● **TASK TO COMPLETE**
The entries should each be set down again precisely.

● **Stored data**
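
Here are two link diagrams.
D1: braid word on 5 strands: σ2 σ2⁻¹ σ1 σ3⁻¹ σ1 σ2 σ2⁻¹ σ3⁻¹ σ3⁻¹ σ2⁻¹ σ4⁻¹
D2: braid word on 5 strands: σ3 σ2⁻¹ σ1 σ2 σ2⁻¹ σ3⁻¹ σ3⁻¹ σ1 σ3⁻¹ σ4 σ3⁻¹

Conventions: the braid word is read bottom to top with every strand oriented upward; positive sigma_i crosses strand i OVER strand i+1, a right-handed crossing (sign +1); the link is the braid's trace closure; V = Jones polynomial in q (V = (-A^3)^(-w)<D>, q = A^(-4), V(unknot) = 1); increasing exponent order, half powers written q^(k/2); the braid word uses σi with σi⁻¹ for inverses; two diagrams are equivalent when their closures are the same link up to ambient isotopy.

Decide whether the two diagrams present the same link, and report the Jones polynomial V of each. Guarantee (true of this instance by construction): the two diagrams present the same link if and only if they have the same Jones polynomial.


equivalent: yes
D1 (bracket A^-15 + 2A^-7 - A^-3 + A - A^5; 11 crossings at w = -3): V = q^(-7/2) - q^(-5/2) + q^(-3/2) - 2q^(-1/2) - q^(3/2)
V(D2) = q^(-7/2) - q^(-5/2) + q^(-3/2) - 2q^(-1/2) - q^(3/2)  [11 crossings, <D> = A^-9 + 2A^-1 - A^3 + A^7 - A^11, w = -1]
observation: all 2 diagrams share one V(q), hence one class


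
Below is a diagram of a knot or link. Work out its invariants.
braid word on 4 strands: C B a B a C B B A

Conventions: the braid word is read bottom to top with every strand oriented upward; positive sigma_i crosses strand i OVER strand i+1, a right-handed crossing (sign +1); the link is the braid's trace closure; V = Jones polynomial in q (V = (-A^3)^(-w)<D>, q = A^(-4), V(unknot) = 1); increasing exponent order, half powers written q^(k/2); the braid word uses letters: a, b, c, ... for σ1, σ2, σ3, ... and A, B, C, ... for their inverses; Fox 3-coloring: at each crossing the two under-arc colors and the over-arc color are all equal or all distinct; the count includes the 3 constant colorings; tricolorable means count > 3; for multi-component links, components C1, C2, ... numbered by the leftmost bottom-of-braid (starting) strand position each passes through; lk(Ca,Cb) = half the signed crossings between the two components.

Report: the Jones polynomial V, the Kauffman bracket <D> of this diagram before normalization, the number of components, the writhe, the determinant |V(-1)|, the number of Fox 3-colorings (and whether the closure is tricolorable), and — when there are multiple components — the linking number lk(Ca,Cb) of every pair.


V = q^-7 + 2q^-5 - q^-4 + 2q^-3 - q^-2 + q^-1
<D> = -A^-11 + A^-7 - 2A^-3 + A - 2A^5 - A^13 (w = -5)
3 components over 9 crossings, w = -5
lk(C1,C2): -1
lk(C1,C3) = -2
linking number lk(C2,C3) = 0
3 Fox colorings among 3^9, |V(-1)| = 8: not tricolorable
why: the span of V is 6, within the link bound 9 + 3 - 1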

● **TASK OUTPUT**
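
Here are two link diagrams.
D1: braid word on 5 strands: σ2 σ2⁻¹ σ1 σ3⁻¹ σ1 σ2 σ2⁻¹ σ3⁻¹ σ3⁻¹ σ2⁻¹ σ4⁻¹
D2: braid word on 5 strands: σ3 σ2⁻¹ σ1 σ2 σ2⁻¹ σ3⁻¹ σ3⁻¹ σ1 σ3⁻¹ σ4 σ3⁻¹

Conventions: the braid word is read bottom to top with every strand oriented upward; positive sigma_i crosses strand i OVER strand i+1, a right-handed crossing (sign +1); the link is the braid's trace closure; V = Jones polynomial in q (V = (-A^3)^(-w)<D>, q = A^(-4), V(unknot) = 1); increasing exponent order, half powers written q^(k/2); the braid word uses σi with σi⁻¹ for inverses; two diagrams are equivalent when their closures are the same link up to ambient isotopy.

Decide whether the two diagrams present the same link, and report the Jones polynomial V of each. Guarantee (true of this instance by construction): the two diagrams present the same link if and only if they have the same Jones polynomial.


equivalent: yes
D1 (bracket A^-15 + 2A^-7 - A^-3 + A - A^5; 11 crossings at w = -3): V = q^(-7/2) - q^(-5/2) + q^(-3/2) - 2q^(-1/2) - q^(3/2)
V(D2) = q^(-7/2) - q^(-5/2) + q^(-3/2) - 2q^(-1/2) - q^(3/2)  [11 crossings, <D> = A^-9 + 2A^-1 - A^3 + A^7 - A^11, w = -1]
observation: all 2 diagrams share one V(q), hence one class


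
Below is a diagram of a knot or link. Work out its invariants.
braid word on 4 strands: C B a B a C B B A

Conventions: the braid word is read bottom to top with every strand oriented upward; positive sigma_i crosses strand i OVER strand i+1, a right-handed crossing (sign +1); the link is the braid's trace closure; V = Jones polynomial in q (V = (-A^3)^(-w)<D>, q = A^(-4), V(unknot) = 1); increasing exponent order, half powers written q^(k/2); the braid word uses letters: a, b, c, ... for σ1, σ2, σ3, ... and A, B, C, ... for their inverses; Fox 3-coloring: at each crossing the two under-arc colors and the over-arc color are all equal or all distinct; the count includes the 3 constant colorings; tricolorable means count > 3; for multi-component links, components C1, C2, ... numbered by the leftmost bottom-of-braid (starting) strand position each passes through; lk(Ca,Cb) = half the signed crossings between the two components.

Report: the Jones polynomial V, the Kauffman bracket <D> of this diagram before normalization, the number of components, the writhe, the determinant |V(-1)|, the number of Fox 3-colorings (and whether the closure is tricolorable), and — when there are multiple components — the linking number lk(Ca,Cb) of every pair.


V = q^-7 + 2q^-5 - q^-4 + 2q^-3 - q^-2 + q^-1
<D> = -A^-11 + A^-7 - 2A^-3 + A - 2A^5 - A^13 (w = -5)
3 components over 9 crossings, w = -5
lk(C1,C2): -1
lk(C1,C3) = -2
linking number lk(C2,C3) = 0
3 Fox colorings among 3^9, |V(-1)| = 8: not tricolorable
why: the span of V is 6, within the link bound 9 + 3 - 1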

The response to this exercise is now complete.